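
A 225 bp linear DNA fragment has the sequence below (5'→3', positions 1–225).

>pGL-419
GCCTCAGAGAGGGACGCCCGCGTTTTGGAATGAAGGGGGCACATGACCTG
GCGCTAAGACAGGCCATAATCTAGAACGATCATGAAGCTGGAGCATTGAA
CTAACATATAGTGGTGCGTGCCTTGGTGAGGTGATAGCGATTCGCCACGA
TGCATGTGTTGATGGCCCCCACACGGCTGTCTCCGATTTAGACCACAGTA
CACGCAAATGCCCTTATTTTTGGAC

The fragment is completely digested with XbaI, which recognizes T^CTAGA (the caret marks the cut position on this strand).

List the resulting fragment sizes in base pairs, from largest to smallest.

The XbaI site (TCTAGA) starts at position 70.
XbaI cuts after the first base of each site, so after position 70.
Linear molecule, 1 cut → 2 fragments:
  1–70 → 70 bp
  71–225 → 155 bp
Sorted largest to smallest: 155, 70 bp.

155, 70 bp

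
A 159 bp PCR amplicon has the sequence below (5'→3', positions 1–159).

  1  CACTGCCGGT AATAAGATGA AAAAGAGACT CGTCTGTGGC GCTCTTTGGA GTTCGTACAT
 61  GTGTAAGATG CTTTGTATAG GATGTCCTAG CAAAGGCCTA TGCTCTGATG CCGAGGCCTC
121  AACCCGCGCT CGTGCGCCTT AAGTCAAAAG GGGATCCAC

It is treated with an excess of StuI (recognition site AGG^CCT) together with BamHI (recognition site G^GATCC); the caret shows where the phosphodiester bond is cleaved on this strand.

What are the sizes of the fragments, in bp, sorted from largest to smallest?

96, 36, 20, 7 bp

StuI sites (AGGCCT) start at positions 94, 114.
StuI cuts after base 3 of each site, so after positions 96, 116.
The BamHI site (GGATCC) starts at position 152.
BamHI cuts after the first base of each site, so after position 152.
Combined cut positions: 96, 116, 152.
Linear molecule, 3 cuts → 4 fragments:
  1–96 → 96 bp
  97–116 → 20 bp
  117–152 → 36 bp
  153–159 → 7 bp
Sorted largest to smallest: 96, 36, 20, 7 bp.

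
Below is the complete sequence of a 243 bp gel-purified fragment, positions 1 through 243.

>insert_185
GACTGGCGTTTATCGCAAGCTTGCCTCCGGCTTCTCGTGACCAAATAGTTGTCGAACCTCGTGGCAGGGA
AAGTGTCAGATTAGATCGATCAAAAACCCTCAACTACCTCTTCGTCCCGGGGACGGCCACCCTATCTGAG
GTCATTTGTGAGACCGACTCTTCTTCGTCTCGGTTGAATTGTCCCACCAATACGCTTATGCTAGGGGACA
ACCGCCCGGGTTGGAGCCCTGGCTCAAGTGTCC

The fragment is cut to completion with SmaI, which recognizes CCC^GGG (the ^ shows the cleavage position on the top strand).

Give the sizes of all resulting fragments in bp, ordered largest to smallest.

SmaI sites (CCCGGG) start at positions 116, 215.
SmaI cuts after base 3 of each site, so after positions 118, 217.
Linear molecule, 2 cuts → 3 fragments:
  1–118 → 118 bp
  119–217 → 99 bp
  218–243 → 26 bp
Sorted largest to smallest: 118, 99, 26 bp.

118, 99, 26 bp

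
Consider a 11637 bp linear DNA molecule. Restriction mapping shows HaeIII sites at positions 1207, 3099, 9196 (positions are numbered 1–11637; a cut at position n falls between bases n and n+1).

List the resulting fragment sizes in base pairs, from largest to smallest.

6097, 2441, 1892, 1207 bp

Linear molecule, 3 cuts → 4 fragments:
  1207 − 0 = 1207 bp
  3099 − 1207 = 1892 bp
  9196 − 3099 = 6097 bp
  11637 − 9196 = 2441 bp
Sorted largest to smallest: 6097, 2441, 1892, 1207 bp.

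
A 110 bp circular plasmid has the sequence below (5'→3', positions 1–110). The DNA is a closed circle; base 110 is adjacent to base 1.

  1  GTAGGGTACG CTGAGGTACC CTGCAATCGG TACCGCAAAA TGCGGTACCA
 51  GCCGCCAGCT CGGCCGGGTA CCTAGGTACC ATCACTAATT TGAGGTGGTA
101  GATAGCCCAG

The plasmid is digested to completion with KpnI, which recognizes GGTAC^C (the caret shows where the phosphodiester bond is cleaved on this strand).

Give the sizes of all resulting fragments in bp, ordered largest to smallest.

50, 23, 15, 14, 8 bp

KpnI sites (GGTACC) start at positions 15, 29, 44, 67, 75.
KpnI cuts after base 5 of each site (before the last base), so after positions 19, 33, 48, 71, 79.
Circular molecule, 5 cuts → 5 fragments:
  20–33 → 14 bp
  34–48 → 15 bp
  49–71 → 23 bp
  72–79 → 8 bp
  80–110 then 1–19 → 31 + 19 = 50 bp
Sorted largest to smallest: 50, 23, 15, 14, 8 bp.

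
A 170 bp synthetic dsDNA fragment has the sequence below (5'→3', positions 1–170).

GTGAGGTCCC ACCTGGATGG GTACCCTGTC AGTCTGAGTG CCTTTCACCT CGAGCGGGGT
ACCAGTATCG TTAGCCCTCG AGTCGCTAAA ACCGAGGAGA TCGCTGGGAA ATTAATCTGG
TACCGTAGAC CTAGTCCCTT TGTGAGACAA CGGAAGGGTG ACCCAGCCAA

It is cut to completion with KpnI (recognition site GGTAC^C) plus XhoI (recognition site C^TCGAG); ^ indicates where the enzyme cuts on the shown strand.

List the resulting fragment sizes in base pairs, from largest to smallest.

KpnI sites (GGTACC) start at positions 20, 58, 119.
KpnI cuts after base 5 of each site (before the last base), so after positions 24, 62, 123.
XhoI sites (CTCGAG) start at positions 49, 77.
XhoI cuts after the first base of each site, so after positions 49, 77.
Combined cut positions: 24, 49, 62, 77, 123.
Linear molecule, 5 cuts → 6 fragments:
  1–24 → 24 bp
  25–49 → 25 bp
  50–62 → 13 bp
  63–77 → 15 bp
  78–123 → 46 bp
  124–170 → 47 bp
Sorted largest to smallest: 47, 46, 25, 24, 15, 13 bp.

47, 46, 25, 24, 15, 13 bp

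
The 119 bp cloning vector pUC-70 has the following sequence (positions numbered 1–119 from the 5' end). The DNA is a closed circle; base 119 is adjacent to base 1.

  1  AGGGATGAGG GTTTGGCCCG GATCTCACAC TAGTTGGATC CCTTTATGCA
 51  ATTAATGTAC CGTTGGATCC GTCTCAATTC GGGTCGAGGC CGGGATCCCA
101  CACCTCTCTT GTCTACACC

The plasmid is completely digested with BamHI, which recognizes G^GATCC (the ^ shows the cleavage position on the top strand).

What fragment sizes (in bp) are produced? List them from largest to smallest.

BamHI sites (GGATCC) start at positions 36, 65, 93.
BamHI cuts after the first base of each site, so after positions 36, 65, 93.
Circular molecule, 3 cuts → 3 fragments:
  37–65 → 29 bp
  66–93 → 28 bp
  94–119 then 1–36 → 26 + 36 = 62 bp
Sorted largest to smallest: 62, 29, 28 bp.

62, 29, 28 bp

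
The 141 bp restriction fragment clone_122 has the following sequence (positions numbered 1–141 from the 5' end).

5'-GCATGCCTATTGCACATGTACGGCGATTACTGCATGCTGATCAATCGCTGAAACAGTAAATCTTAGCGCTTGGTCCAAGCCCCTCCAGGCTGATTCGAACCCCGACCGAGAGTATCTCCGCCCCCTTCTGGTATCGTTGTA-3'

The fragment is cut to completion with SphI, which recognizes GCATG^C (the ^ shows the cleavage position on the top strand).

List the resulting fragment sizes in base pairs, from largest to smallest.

SphI sites (GCATGC) start at positions 1, 32.
SphI cuts after base 5 of each site (before the last base), so after positions 5, 36.
Linear molecule, 2 cuts → 3 fragments:
  1–5 → 5 bp
  6–36 → 31 bp
  37–141 → 105 bp
Sorted largest to smallest: 105, 31, 5 bp.

105, 31, 5 bp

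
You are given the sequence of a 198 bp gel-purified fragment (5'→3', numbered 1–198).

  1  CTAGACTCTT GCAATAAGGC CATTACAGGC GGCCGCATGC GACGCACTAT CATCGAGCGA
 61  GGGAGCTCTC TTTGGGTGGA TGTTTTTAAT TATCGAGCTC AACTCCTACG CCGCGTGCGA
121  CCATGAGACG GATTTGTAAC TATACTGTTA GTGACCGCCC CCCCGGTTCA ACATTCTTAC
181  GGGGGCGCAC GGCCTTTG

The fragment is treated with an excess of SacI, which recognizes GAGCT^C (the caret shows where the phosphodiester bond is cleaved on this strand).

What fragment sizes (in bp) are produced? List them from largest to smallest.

99, 67, 32 bp

SacI sites (GAGCTC) start at positions 63, 95.
SacI cuts after base 5 of each site (before the last base), so after positions 67, 99.
Linear molecule, 2 cuts → 3 fragments:
  1–67 → 67 bp
  68–99 → 32 bp
  100–198 → 99 bp
Sorted largest to smallest: 99, 67, 32 bp.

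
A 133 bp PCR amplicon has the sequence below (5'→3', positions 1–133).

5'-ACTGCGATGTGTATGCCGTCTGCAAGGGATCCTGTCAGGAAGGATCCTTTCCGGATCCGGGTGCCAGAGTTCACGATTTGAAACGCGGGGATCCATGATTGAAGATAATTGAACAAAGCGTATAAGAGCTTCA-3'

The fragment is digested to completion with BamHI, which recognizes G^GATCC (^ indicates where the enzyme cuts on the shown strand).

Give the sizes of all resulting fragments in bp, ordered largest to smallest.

BamHI sites (GGATCC) start at positions 27, 42, 53, 89.
BamHI cuts after the first base of each site, so after positions 27, 42, 53, 89.
Linear molecule, 4 cuts → 5 fragments:
  1–27 → 27 bp
  28–42 → 15 bp
  43–53 → 11 bp
  54–89 → 36 bp
  90–133 → 44 bp
Sorted largest to smallest: 44, 36, 27, 15, 11 bp.

44, 36, 27, 15, 11 bp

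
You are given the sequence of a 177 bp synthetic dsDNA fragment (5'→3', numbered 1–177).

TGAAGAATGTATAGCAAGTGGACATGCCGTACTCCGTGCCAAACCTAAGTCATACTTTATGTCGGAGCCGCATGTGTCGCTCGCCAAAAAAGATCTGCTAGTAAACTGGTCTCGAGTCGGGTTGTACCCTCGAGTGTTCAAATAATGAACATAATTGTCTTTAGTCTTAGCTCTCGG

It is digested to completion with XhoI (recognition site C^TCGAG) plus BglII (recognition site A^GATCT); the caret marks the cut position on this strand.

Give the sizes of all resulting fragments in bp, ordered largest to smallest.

XhoI sites (CTCGAG) start at positions 111, 129.
XhoI cuts after the first base of each site, so after positions 111, 129.
The BglII site (AGATCT) starts at position 91.
BglII cuts after the first base of each site, so after position 91.
Combined cut positions: 91, 111, 129.
Linear molecule, 3 cuts → 4 fragments:
  1–91 → 91 bp
  92–111 → 20 bp
  112–129 → 18 bp
  130–177 → 48 bp
Sorted largest to smallest: 91, 48, 20, 18 bp.

91, 48, 20, 18 bp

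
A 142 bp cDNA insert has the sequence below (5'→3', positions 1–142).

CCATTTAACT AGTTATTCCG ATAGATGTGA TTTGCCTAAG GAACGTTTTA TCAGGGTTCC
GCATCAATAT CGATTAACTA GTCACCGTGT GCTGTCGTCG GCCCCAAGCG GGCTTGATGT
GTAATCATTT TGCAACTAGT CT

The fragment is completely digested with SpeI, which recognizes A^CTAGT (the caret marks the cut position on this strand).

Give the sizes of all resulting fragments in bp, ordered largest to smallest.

69, 58, 8, 7 bp

SpeI sites (ACTAGT) start at positions 8, 77, 135.
SpeI cuts after the first base of each site, so after positions 8, 77, 135.
Linear molecule, 3 cuts → 4 fragments:
  1–8 → 8 bp
  9–77 → 69 bp
  78–135 → 58 bp
  136–142 → 7 bp
Sorted largest to smallest: 69, 58, 8, 7 bp.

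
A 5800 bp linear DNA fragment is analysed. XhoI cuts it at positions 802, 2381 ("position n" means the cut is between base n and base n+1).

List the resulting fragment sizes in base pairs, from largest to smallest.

3419, 1579, 802 bp

Linear molecule, 2 cuts → 3 fragments:
  802 − 0 = 802 bp
  2381 − 802 = 1579 bp
  5800 − 2381 = 3419 bp
Sorted largest to smallest: 3419, 1579, 802 bp.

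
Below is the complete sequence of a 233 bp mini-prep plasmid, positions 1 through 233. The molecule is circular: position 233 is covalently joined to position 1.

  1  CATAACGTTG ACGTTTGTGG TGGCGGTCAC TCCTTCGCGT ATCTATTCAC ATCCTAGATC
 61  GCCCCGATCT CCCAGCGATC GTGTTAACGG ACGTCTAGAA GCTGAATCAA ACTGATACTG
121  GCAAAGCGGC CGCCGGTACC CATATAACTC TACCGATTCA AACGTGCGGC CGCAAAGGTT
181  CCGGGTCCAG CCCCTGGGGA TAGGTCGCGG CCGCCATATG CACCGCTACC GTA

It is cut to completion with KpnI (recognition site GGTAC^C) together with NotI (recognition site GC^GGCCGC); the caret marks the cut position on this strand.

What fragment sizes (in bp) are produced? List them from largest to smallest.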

HOW TO COMPLETE THIS TASK >> Read the entries and select each line where the word "purified" is found.

ANSWER BOX >>
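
Below is the complete sequence of a 243 bp gel-purified fragment, positions 1 through 243.
You are given the sequence of a 198 bp gel-purified fragment (5'→3', numbered 1–198).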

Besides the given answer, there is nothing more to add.